How to complete this task: Only the count is wanted here: how many lines of the entries hold the string "rewrites"?

Stored data:
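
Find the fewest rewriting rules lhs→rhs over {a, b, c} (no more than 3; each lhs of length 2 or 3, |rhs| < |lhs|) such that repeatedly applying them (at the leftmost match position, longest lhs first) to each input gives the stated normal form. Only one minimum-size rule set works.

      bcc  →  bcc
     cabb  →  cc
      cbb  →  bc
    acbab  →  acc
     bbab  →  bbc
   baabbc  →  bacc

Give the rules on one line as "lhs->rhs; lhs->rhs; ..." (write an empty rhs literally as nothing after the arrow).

ab->c; cb->c; cbb->bc

  | bcc
  | cabb => ccb => cc
  | cbb => bc
  | acbab => acab => acc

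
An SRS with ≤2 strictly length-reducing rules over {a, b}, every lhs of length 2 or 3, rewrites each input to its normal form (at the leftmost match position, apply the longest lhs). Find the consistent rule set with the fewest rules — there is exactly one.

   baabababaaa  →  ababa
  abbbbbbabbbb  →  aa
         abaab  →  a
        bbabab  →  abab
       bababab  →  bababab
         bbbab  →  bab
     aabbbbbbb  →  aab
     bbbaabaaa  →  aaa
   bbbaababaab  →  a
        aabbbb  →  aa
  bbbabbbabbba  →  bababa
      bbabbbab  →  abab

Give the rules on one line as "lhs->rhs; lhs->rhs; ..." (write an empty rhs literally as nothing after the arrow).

baa->b; bb->

  | baabababaaa => bbababaaa => ababaaa => ababa
  | abbbbbbabbbb => abbbbabbbb => abbabbbb => aabbbb => aabb => aa
  | abaab => abb => a
  | bbabab => abab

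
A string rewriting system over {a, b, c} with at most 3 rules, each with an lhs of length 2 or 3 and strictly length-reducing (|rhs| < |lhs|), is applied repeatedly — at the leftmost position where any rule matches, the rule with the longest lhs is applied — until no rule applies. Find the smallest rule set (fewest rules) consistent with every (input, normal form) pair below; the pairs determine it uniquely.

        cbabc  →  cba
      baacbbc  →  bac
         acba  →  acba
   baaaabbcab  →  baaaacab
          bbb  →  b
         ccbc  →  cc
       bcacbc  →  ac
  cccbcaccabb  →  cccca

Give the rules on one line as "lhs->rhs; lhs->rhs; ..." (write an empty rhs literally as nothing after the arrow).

  | cbabc => cba
  | baacbbc => baacc => bac
  | acba
  | baaaabbcab => baaaacab

acc->c; bb->; bc->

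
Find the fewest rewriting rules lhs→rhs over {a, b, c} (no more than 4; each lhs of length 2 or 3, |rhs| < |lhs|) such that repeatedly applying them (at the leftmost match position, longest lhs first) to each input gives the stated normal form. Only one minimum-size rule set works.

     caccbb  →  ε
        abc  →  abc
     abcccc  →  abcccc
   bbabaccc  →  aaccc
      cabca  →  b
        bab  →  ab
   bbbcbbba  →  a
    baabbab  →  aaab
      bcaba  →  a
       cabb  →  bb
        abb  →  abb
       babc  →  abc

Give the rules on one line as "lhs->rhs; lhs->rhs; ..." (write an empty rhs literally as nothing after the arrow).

ba->a; ca->; cb->

  | caccbb => ccbb => cb => ε
  | abc
  | abcccc
  | bbabaccc => babaccc => abaccc => aaccc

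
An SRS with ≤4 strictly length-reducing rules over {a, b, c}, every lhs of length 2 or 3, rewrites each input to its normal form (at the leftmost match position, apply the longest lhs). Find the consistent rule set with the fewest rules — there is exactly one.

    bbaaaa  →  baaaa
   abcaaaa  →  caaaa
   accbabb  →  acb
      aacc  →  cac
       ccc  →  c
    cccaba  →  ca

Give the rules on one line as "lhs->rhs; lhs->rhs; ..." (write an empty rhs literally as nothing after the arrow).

aac->ca; ab->; bb->b; cc->c

  | bbaaaa => baaaa
  | abcaaaa => caaaa
  | accbabb => acbabb => acbb => acb
  | aacc => cac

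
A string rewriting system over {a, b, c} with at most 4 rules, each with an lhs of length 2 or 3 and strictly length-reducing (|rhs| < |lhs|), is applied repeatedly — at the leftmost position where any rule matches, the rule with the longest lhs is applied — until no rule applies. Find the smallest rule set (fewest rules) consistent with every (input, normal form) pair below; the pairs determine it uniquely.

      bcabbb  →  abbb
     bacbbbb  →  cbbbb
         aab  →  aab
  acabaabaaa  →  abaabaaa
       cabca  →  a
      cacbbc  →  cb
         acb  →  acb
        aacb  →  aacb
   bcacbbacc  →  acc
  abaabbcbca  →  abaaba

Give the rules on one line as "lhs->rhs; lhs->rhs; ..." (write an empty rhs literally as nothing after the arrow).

bac->c; bc->; ca->

  | bcabbb => abbb
  | bacbbbb => cbbbb
  | aab
  | acabaabaaa => abaabaaa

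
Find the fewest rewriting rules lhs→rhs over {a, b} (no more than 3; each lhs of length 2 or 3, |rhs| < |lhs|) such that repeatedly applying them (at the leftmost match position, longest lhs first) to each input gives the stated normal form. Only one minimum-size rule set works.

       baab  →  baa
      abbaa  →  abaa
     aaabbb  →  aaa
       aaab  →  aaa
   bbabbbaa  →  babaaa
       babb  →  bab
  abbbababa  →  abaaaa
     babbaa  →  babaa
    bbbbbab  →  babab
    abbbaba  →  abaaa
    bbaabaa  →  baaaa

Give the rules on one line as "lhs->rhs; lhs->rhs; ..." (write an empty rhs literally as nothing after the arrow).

aab->aa; bb->b; bbb->ba

  | baab => baa
  | abbaa => abaa
  | aaabbb => aaabb => aaab => aaa
  | aaab => aaa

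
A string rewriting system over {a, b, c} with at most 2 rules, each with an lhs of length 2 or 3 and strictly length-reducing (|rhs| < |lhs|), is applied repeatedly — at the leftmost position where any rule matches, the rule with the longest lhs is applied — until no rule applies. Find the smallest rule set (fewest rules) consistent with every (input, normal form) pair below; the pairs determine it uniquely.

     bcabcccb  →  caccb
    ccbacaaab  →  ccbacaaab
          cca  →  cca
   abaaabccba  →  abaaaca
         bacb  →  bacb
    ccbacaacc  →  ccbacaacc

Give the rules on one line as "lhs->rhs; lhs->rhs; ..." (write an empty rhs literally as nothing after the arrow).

bcc->ca; cab->c

  | bcabcccb => bccccb => caccb
  | ccbacaaab
  | cca
  | abaaabccba => abaaacaba => abaaaca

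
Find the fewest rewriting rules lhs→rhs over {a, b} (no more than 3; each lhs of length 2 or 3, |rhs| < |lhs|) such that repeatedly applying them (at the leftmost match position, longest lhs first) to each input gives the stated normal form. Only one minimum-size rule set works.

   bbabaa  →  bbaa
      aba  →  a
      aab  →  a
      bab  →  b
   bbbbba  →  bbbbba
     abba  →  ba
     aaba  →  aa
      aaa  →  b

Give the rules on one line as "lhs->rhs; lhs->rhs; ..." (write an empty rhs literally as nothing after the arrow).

  | bbabaa => bbaa
  | aba => a
  | aab => a
  | bab => b

aaa->b; ab->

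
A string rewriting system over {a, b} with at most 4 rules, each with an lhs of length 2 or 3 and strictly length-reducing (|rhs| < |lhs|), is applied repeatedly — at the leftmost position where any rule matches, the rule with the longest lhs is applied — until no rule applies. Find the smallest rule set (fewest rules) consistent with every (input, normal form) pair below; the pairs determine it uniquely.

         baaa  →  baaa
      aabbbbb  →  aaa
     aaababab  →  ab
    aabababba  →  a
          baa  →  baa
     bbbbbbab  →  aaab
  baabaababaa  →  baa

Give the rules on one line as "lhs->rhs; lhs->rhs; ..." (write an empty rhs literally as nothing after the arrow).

  | baaa
  | aabbbbb => aaabb => aaa
  | aaababab => aabab => ab
  | aabababba => ababba => bba => a

aba->; bab->b; bb->; bbb->a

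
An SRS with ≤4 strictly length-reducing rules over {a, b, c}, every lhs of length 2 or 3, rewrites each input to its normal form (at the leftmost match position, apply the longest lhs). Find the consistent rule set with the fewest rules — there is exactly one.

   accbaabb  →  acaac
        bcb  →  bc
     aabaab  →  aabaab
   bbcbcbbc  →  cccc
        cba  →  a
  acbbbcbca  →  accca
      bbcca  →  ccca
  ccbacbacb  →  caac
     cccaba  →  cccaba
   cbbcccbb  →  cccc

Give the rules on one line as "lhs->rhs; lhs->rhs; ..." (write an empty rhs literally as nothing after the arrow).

bb->c; cb->c; cba->a

  | accbaabb => acaabb => acaac
  | bcb => bc
  | aabaab
  | bbcbcbbc => ccbcbbc => cccbbc => cccbc => cccc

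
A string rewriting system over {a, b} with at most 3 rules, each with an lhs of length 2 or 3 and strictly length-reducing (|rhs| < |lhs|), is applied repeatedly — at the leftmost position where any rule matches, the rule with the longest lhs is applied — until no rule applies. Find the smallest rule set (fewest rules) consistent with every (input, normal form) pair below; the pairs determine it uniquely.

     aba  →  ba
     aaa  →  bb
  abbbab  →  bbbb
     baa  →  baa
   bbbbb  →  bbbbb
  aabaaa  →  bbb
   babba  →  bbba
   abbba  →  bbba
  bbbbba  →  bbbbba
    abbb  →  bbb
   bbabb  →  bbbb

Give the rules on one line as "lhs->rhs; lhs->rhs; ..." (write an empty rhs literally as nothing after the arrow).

  | aba => ba
  | aaa => bb
  | abbbab => bbbab => bbbb
  | baa

aaa->bb; ab->b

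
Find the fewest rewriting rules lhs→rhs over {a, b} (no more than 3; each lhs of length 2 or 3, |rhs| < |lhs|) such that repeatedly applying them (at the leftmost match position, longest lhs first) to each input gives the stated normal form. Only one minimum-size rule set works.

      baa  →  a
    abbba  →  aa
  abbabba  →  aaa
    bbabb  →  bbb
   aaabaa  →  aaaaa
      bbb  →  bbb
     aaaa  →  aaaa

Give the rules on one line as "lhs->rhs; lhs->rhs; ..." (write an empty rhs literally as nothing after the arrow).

ab->a; ba->

  | baa => a
  | abbba => abba => aba => aa
  | abbabba => ababba => aabba => aaba => aaa
  | bbabb => bbb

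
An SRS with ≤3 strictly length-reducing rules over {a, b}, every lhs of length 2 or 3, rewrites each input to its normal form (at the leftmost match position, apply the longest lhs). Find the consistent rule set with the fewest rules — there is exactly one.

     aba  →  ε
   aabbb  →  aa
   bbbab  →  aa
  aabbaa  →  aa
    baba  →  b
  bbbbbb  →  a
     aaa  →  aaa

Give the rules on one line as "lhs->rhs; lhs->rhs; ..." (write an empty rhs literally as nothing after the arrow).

  | aba => ε
  | aabbb => aabb => aab => aa
  | bbbab => aab => aa
  | aabbaa => aabaa => aa

ab->a; aba->; bbb->a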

Answer space: 4